PROBLEM TO WORK ON =
Exactly as written, copy the lines that run from the start of the data below to the line containing "Start position: (1, 1).", both ends included.

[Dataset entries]
****

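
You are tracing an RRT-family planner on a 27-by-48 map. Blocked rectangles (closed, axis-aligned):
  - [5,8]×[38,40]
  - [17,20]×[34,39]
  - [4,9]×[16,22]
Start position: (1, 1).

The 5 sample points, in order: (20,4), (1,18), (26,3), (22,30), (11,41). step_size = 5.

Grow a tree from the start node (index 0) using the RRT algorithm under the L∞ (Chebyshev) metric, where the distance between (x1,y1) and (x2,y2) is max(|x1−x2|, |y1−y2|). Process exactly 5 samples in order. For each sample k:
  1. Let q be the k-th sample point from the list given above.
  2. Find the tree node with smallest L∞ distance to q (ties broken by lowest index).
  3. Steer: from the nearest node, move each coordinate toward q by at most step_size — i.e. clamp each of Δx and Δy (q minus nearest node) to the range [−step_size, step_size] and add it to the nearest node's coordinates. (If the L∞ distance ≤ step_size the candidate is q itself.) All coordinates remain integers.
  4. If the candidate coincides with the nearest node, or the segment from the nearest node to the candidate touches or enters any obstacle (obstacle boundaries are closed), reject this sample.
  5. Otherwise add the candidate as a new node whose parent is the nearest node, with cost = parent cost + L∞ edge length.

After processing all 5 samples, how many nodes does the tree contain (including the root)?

1. q=(20,4) nearest=0 d=19 new=(6,4) → add node 1 parent=0 cost=5
2. q=(1,18) nearest=1 d=14 new=(1,9) → add node 2 parent=1 cost=10
3. q=(26,3) nearest=1 d=20 new=(11,3) → add node 3 parent=1 cost=10
4. q=(22,30) nearest=2 d=21 new=(6,14) → add node 4 parent=2 cost=15
5. q=(11,41) nearest=4 d=27 new=(11,19) → blocked by [4,9]×[16,22], reject

Node count: 5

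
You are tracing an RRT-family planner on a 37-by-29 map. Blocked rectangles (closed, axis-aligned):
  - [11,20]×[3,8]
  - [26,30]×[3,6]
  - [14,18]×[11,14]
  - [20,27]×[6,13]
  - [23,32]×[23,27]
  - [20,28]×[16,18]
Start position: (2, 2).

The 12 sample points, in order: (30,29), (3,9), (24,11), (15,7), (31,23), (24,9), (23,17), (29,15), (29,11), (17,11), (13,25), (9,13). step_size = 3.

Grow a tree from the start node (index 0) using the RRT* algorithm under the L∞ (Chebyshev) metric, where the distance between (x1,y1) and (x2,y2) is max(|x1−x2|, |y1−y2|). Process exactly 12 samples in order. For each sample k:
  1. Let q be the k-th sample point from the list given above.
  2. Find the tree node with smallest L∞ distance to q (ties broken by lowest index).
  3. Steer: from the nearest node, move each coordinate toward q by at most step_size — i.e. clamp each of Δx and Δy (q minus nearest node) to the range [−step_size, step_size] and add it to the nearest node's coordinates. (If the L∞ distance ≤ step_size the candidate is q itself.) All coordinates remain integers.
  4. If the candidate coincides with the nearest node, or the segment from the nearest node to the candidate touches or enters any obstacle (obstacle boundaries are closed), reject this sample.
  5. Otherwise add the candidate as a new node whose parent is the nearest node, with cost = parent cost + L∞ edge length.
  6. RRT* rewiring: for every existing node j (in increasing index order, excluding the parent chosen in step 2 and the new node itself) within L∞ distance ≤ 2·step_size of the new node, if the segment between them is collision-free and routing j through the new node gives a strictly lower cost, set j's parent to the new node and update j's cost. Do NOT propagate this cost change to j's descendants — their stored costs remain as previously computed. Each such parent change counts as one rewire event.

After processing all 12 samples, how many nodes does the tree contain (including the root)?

1. q=(30,29) nearest=0 d=28 new=(5,5) → add node 1 parent=0 cost=3
2. q=(3,9) nearest=1 d=4 new=(3,8) → add node 2 parent=1 cost=6
3. q=(24,11) nearest=1 d=19 new=(8,8) → add node 3 parent=1 cost=6
4. q=(15,7) nearest=3 d=7 new=(11,7) → blocked by [11,20]×[3,8], reject
5. q=(31,23) nearest=3 d=23 new=(11,11) → add node 4 parent=3 cost=9
6. q=(24,9) nearest=4 d=13 new=(14,9) → add node 5 parent=4 cost=12
7. q=(23,17) nearest=5 d=9 new=(17,12) → blocked by [14,18]×[11,14], reject
8. q=(29,15) nearest=5 d=15 new=(17,12) → blocked by [14,18]×[11,14], reject
9. q=(29,11) nearest=5 d=15 new=(17,11) → blocked by [14,18]×[11,14], reject
10. q=(17,11) nearest=5 d=3 new=(17,11) → blocked by [14,18]×[11,14], reject
11. q=(13,25) nearest=4 d=14 new=(13,14) → add node 6 parent=4 cost=12
12. q=(9,13) nearest=4 d=2 new=(9,13) → add node 7 parent=4 cost=11

Node count: 8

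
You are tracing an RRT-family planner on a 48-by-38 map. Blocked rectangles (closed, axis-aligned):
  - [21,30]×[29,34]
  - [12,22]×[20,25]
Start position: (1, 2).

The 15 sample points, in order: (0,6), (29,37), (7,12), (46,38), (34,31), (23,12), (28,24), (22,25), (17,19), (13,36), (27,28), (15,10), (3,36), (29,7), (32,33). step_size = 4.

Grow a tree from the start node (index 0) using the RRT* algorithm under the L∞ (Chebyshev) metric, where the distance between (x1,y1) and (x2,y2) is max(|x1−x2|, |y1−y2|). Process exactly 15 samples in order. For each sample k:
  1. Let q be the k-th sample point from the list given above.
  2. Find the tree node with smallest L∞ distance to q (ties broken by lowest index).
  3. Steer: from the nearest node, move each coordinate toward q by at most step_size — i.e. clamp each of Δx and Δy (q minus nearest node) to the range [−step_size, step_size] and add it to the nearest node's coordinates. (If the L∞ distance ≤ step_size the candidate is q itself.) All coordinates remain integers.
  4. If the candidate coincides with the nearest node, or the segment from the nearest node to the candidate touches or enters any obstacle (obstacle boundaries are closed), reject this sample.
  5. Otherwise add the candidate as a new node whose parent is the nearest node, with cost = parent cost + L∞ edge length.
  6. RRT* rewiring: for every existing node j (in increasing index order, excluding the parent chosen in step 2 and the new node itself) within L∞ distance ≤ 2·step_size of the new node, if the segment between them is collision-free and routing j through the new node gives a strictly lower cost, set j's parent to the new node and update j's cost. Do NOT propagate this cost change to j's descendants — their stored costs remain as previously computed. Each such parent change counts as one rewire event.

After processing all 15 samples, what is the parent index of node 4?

1. q=(0,6) nearest=0 d=4 new=(0,6) → add node 1 parent=0 cost=4
2. q=(29,37) nearest=1 d=31 new=(4,10) → add node 2 parent=1 cost=8
3. q=(7,12) nearest=2 d=3 new=(7,12) → add node 3 parent=2 cost=11
4. q=(46,38) nearest=3 d=39 new=(11,16) → add node 4 parent=3 cost=15
5. q=(34,31) nearest=4 d=23 new=(15,20) → blocked by [12,22]×[20,25], reject
6. q=(23,12) nearest=4 d=12 new=(15,12) → add node 5 parent=4 cost=19
7. q=(28,24) nearest=5 d=13 new=(19,16) → add node 6 parent=5 cost=23
8. q=(22,25) nearest=6 d=9 new=(22,20) → blocked by [12,22]×[20,25], reject
9. q=(17,19) nearest=6 d=3 new=(17,19) → add node 7 parent=6 cost=26
10. q=(13,36) nearest=7 d=17 new=(13,23) → blocked by [12,22]×[20,25], reject
11. q=(27,28) nearest=7 d=10 new=(21,23) → blocked by [12,22]×[20,25], reject
12. q=(15,10) nearest=5 d=2 new=(15,10) → add node 8 parent=5 cost=21
13. q=(3,36) nearest=7 d=17 new=(13,23) → blocked by [12,22]×[20,25], reject
14. q=(29,7) nearest=6 d=10 new=(23,12) → add node 9 parent=6 cost=27
15. q=(32,33) nearest=7 d=15 new=(21,23) → blocked by [12,22]×[20,25], reject

Parent of node 4: 3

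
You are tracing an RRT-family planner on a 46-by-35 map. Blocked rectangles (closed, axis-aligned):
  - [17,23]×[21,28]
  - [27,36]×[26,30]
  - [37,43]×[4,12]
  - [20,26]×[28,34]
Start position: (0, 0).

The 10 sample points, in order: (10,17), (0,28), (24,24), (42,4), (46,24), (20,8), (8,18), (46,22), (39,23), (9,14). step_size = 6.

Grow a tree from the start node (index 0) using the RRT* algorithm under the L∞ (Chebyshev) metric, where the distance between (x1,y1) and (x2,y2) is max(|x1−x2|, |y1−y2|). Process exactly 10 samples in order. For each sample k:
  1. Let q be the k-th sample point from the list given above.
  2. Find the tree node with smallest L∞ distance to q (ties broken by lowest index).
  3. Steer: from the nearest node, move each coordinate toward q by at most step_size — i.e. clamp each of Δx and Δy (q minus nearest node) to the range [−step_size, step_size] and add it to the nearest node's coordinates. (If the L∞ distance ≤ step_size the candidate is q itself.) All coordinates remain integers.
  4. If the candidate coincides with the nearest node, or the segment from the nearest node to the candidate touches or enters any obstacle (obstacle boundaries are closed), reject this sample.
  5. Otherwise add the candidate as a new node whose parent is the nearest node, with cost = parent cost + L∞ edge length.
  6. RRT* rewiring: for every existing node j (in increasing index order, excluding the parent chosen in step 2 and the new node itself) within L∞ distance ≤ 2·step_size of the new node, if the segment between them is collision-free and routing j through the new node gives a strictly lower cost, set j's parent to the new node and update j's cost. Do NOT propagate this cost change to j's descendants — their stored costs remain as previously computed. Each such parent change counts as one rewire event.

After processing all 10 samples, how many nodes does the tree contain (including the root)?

Node count: 11

1. q=(10,17) nearest=0 d=17 new=(6,6) → add node 1 parent=0 cost=6
2. q=(0,28) nearest=1 d=22 new=(0,12) → add node 2 parent=1 cost=12
3. q=(24,24) nearest=1 d=18 new=(12,12) → add node 3 parent=1 cost=12
4. q=(42,4) nearest=3 d=30 new=(18,6) → add node 4 parent=3 cost=18
5. q=(46,24) nearest=4 d=28 new=(24,12) → add node 5 parent=4 cost=24
6. q=(20,8) nearest=4 d=2 new=(20,8) → add node 6 parent=4 cost=20
7. q=(8,18) nearest=3 d=6 new=(8,18) → add node 7 parent=3 cost=18
8. q=(46,22) nearest=5 d=22 new=(30,18) → add node 8 parent=5 cost=30
9. q=(39,23) nearest=8 d=9 new=(36,23) → add node 9 parent=8 cost=36
10. q=(9,14) nearest=3 d=3 new=(9,14) → add node 10 parent=3 cost=15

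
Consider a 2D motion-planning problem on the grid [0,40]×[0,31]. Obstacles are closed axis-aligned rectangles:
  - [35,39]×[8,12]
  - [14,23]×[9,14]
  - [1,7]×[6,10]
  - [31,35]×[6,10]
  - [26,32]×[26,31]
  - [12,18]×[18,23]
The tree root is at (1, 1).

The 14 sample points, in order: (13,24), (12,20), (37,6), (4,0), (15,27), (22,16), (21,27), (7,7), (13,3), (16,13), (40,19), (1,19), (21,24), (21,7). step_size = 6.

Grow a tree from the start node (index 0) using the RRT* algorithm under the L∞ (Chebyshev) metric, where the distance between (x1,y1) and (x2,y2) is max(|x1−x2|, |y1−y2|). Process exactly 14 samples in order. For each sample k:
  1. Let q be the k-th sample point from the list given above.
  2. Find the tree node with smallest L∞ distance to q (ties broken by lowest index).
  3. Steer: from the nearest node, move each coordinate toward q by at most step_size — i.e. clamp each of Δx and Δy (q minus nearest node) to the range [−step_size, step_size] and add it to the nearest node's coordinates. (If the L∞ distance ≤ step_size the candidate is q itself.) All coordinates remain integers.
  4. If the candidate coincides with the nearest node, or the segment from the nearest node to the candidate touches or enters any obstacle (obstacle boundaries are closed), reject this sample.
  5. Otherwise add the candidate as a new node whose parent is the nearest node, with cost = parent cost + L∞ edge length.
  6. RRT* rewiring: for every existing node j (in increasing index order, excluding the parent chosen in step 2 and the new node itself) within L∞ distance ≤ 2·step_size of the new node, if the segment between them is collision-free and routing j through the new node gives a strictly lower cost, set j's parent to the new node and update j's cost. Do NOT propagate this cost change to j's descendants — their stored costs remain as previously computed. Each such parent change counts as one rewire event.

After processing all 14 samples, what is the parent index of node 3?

1. q=(13,24) nearest=0 d=23 new=(7,7) → blocked by [1,7]×[6,10], reject
2. q=(12,20) nearest=0 d=19 new=(7,7) → blocked by [1,7]×[6,10], reject
3. q=(37,6) nearest=0 d=36 new=(7,6) → blocked by [1,7]×[6,10], reject
4. q=(4,0) nearest=0 d=3 new=(4,0) → add node 1 parent=0 cost=3
5. q=(15,27) nearest=0 d=26 new=(7,7) → blocked by [1,7]×[6,10], reject
6. q=(22,16) nearest=1 d=18 new=(10,6) → add node 2 parent=1 cost=9
7. q=(21,27) nearest=2 d=21 new=(16,12) → blocked by [14,23]×[9,14], reject
8. q=(7,7) nearest=2 d=3 new=(7,7) → blocked by [1,7]×[6,10], reject
9. q=(13,3) nearest=2 d=3 new=(13,3) → add node 3 parent=2 cost=12
10. q=(16,13) nearest=2 d=7 new=(16,12) → blocked by [14,23]×[9,14], reject
11. q=(40,19) nearest=3 d=27 new=(19,9) → blocked by [14,23]×[9,14], reject
12. q=(1,19) nearest=2 d=13 new=(4,12) → blocked by [1,7]×[6,10], reject
13. q=(21,24) nearest=2 d=18 new=(16,12) → blocked by [14,23]×[9,14], reject
14. q=(21,7) nearest=3 d=8 new=(19,7) → add node 4 parent=3 cost=18

Parent of node 3: 2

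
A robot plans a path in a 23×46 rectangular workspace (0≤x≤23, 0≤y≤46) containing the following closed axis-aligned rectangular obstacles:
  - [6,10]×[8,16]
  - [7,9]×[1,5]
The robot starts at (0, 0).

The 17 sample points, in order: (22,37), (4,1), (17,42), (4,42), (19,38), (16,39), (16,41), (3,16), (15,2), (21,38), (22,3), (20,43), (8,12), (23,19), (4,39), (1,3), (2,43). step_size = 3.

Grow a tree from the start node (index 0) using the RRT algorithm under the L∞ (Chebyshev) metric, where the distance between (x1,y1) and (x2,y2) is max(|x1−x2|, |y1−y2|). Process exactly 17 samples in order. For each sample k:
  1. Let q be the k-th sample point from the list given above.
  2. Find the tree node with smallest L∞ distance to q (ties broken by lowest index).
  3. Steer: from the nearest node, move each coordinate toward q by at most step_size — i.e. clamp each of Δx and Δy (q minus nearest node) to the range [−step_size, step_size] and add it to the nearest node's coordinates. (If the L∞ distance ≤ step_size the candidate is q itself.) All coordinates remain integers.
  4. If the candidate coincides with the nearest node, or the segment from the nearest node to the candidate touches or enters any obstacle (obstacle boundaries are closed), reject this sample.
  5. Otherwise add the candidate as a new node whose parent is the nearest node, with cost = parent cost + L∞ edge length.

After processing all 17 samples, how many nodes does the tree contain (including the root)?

Node count: 9

1. q=(22,37) nearest=0 d=37 new=(3,3) → add node 1 parent=0 cost=3
2. q=(4,1) nearest=1 d=2 new=(4,1) → add node 2 parent=1 cost=5
3. q=(17,42) nearest=1 d=39 new=(6,6) → add node 3 parent=1 cost=6
4. q=(4,42) nearest=3 d=36 new=(4,9) → add node 4 parent=3 cost=9
5. q=(19,38) nearest=4 d=29 new=(7,12) → blocked by [6,10]×[8,16], reject
6. q=(16,39) nearest=4 d=30 new=(7,12) → blocked by [6,10]×[8,16], reject
7. q=(16,41) nearest=4 d=32 new=(7,12) → blocked by [6,10]×[8,16], reject
8. q=(3,16) nearest=4 d=7 new=(3,12) → add node 5 parent=4 cost=12
9. q=(15,2) nearest=3 d=9 new=(9,3) → blocked by [7,9]×[1,5], reject
10. q=(21,38) nearest=5 d=26 new=(6,15) → blocked by [6,10]×[8,16], reject
11. q=(22,3) nearest=3 d=16 new=(9,3) → blocked by [7,9]×[1,5], reject
12. q=(20,43) nearest=5 d=31 new=(6,15) → blocked by [6,10]×[8,16], reject
13. q=(8,12) nearest=4 d=4 new=(7,12) → blocked by [6,10]×[8,16], reject
14. q=(23,19) nearest=3 d=17 new=(9,9) → blocked by [6,10]×[8,16], reject
15. q=(4,39) nearest=5 d=27 new=(4,15) → add node 6 parent=5 cost=15
16. q=(1,3) nearest=1 d=2 new=(1,3) → add node 7 parent=1 cost=5
17. q=(2,43) nearest=6 d=28 new=(2,18) → add node 8 parent=6 cost=18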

****

SOLUTION FOR THIS PROBLEM =
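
You are tracing an RRT-family planner on a 27-by-48 map. Blocked rectangles (closed, axis-aligned):
  - [5,8]×[38,40]
  - [17,20]×[34,39]
  - [4,9]×[16,22]
Start position: (1, 1).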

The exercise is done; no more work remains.